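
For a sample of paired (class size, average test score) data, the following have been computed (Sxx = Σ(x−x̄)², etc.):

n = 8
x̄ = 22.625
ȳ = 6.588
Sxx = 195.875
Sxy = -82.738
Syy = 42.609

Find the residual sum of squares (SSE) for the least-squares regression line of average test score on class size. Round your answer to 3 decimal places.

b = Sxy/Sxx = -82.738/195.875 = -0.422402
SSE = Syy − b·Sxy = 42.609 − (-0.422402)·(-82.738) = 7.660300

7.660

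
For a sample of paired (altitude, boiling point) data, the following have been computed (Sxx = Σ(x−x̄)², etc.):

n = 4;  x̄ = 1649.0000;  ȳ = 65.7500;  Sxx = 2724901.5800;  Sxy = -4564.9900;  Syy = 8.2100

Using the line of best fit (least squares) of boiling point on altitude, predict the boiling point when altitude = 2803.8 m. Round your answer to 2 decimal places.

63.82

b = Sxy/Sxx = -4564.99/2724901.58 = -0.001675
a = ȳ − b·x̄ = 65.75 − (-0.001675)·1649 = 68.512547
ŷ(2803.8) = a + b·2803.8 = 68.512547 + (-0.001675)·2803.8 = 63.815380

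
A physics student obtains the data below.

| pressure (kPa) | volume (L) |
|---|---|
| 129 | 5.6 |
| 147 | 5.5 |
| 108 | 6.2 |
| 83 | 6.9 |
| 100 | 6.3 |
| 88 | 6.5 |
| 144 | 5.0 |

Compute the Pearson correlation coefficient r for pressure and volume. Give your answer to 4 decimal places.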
---
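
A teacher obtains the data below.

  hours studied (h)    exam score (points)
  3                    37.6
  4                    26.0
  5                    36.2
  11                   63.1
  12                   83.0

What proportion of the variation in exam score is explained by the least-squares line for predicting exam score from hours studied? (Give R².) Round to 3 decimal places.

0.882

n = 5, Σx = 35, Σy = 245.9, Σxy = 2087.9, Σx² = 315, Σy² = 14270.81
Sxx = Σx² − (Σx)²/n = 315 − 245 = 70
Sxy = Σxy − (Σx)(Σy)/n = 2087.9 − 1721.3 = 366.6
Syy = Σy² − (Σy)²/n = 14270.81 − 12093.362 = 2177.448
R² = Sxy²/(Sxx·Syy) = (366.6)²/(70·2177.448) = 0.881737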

● WHAT TO PRODUCE
Give again, word for word, every line of the listing above from the one with "For a sample of paired (class" to the one with "For a sample of paired (altitude, boiling", both inclusive, and nothing beyond them.

● ANSWER FOR THIS EXERCISE
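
For a sample of paired (class size, average test score) data, the following have been computed (Sxx = Σ(x−x̄)², etc.):

n = 8
x̄ = 22.625
ȳ = 6.588
Sxx = 195.875
Sxy = -82.738
Syy = 42.609

Find the residual sum of squares (SSE) for the least-squares regression line of average test score on class size. Round your answer to 3 decimal places.

b = Sxy/Sxx = -82.738/195.875 = -0.422402
SSE = Syy − b·Sxy = 42.609 − (-0.422402)·(-82.738) = 7.660300

7.660

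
For a sample of paired (altitude, boiling point) data, the following have been computed (Sxx = Σ(x−x̄)², etc.):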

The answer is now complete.